(Saved entries)
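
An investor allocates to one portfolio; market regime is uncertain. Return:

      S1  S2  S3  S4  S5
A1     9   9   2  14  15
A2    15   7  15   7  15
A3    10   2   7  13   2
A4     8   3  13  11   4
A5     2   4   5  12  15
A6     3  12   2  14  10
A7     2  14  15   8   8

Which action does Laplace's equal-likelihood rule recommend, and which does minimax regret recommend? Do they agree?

Row averages: A1=9.8, A2=11.8, A3=6.8, A4=7.8, A5=7.6, A6=8.2, A7=9.4
Highest average = 11.8 → A2.
Column bests: S1=15, S2=14, S3=15, S4=14, S5=15.
A1 regrets: 6, 5, 13, 0, 0 → max 13
A2 regrets: 0, 7, 0, 7, 0 → max 7
A3 regrets: 5, 12, 8, 1, 13 → max 13
A4 regrets: 7, 11, 2, 3, 11 → max 11
A5 regrets: 13, 10, 10, 2, 0 → max 13
A6 regrets: 12, 2, 13, 0, 5 → max 13
A7 regrets: 13, 0, 0, 6, 7 → max 13
Smallest max regret = 7 → A2.

laplace → A2; minimax regret → A2 (agree)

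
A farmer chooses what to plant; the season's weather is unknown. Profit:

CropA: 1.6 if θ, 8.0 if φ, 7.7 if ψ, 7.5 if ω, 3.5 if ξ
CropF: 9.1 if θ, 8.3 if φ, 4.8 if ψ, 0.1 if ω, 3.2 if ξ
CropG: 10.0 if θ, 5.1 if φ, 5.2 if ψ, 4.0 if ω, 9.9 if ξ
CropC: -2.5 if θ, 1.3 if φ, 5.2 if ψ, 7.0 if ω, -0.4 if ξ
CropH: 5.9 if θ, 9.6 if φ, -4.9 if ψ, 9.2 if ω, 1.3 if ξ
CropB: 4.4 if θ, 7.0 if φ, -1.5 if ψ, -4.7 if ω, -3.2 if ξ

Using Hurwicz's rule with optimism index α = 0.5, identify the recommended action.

CropA: 0.5·8.0 + 0.5·1.6 = 4.8
CropF: 0.5·9.1 + 0.5·0.1 = 4.6
CropG: 0.5·10.0 + 0.5·4.0 = 7
CropC: 0.5·7.0 + 0.5·(-2.5) = 2.25
CropH: 0.5·9.6 + 0.5·(-4.9) = 2.35
CropB: 0.5·7.0 + 0.5·(-4.7) = 1.15
Highest Hurwicz score = 7 → CropG.

CropG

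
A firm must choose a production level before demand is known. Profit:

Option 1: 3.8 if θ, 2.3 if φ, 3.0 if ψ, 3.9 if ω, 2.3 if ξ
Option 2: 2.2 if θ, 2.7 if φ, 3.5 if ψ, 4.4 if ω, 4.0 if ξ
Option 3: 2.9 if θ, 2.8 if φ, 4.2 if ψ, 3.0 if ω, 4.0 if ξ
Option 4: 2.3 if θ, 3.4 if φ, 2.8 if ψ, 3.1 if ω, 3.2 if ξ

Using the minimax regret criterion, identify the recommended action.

Option 3

Column bests: θ=3.8, φ=3.4, ψ=4.2, ω=4.4, ξ=4.0.
Option 1 regrets: 0.0, 1.1, 1.2, 0.5, 1.7 → max 1.7
Option 2 regrets: 1.6, 0.7, 0.7, 0.0, 0.0 → max 1.6
Option 3 regrets: 0.9, 0.6, 0.0, 1.4, 0.0 → max 1.4
Option 4 regrets: 1.5, 0.0, 1.4, 1.3, 0.8 → max 1.5
Smallest max regret = 1.4 → Option 3.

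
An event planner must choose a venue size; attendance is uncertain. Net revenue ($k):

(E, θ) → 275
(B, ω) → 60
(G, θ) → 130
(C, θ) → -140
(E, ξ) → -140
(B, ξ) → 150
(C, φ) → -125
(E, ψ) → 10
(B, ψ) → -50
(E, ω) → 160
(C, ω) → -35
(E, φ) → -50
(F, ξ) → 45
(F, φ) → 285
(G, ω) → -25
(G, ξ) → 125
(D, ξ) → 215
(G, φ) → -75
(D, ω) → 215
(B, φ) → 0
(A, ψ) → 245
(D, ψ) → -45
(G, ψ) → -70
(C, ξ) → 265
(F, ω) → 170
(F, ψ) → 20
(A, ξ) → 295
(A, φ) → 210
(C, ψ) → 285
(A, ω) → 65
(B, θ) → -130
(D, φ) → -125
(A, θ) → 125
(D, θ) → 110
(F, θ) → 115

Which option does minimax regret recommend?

A

Column bests: θ=275, φ=285, ψ=285, ω=215, ξ=295.
A regrets: 150, 75, 40, 150, 0 → max 150
B regrets: 405, 285, 335, 155, 145 → max 405
C regrets: 415, 410, 0, 250, 30 → max 415
D regrets: 165, 410, 330, 0, 80 → max 410
E regrets: 0, 335, 275, 55, 435 → max 435
F regrets: 160, 0, 265, 45, 250 → max 265
G regrets: 145, 360, 355, 240, 170 → max 360
Smallest max regret = 150 → A.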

Task to complete — Only those lines of the entries above that run from the line containing "CropG: 10.0 if" to the line containing "Option 4: 2.3", both included, should be transcribed exactly.

Answer box —
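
CropG: 10.0 if θ, 5.1 if φ, 5.2 if ψ, 4.0 if ω, 9.9 if ξ
CropC: -2.5 if θ, 1.3 if φ, 5.2 if ψ, 7.0 if ω, -0.4 if ξ
CropH: 5.9 if θ, 9.6 if φ, -4.9 if ψ, 9.2 if ω, 1.3 if ξ
CropB: 4.4 if θ, 7.0 if φ, -1.5 if ψ, -4.7 if ω, -3.2 if ξ

Using Hurwicz's rule with optimism index α = 0.5, identify the recommended action.

CropA: 0.5·8.0 + 0.5·1.6 = 4.8
CropF: 0.5·9.1 + 0.5·0.1 = 4.6
CropG: 0.5·10.0 + 0.5·4.0 = 7
CropC: 0.5·7.0 + 0.5·(-2.5) = 2.25
CropH: 0.5·9.6 + 0.5·(-4.9) = 2.35
CropB: 0.5·7.0 + 0.5·(-4.7) = 1.15
Highest Hurwicz score = 7 → CropG.

CropG

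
A firm must choose a production level before demand is known. Profit:

Option 1: 3.8 if θ, 2.3 if φ, 3.0 if ψ, 3.9 if ω, 2.3 if ξ
Option 2: 2.2 if θ, 2.7 if φ, 3.5 if ψ, 4.4 if ω, 4.0 if ξ
Option 3: 2.9 if θ, 2.8 if φ, 4.2 if ψ, 3.0 if ω, 4.0 if ξ
Option 4: 2.3 if θ, 3.4 if φ, 2.8 if ψ, 3.1 if ω, 3.2 if ξ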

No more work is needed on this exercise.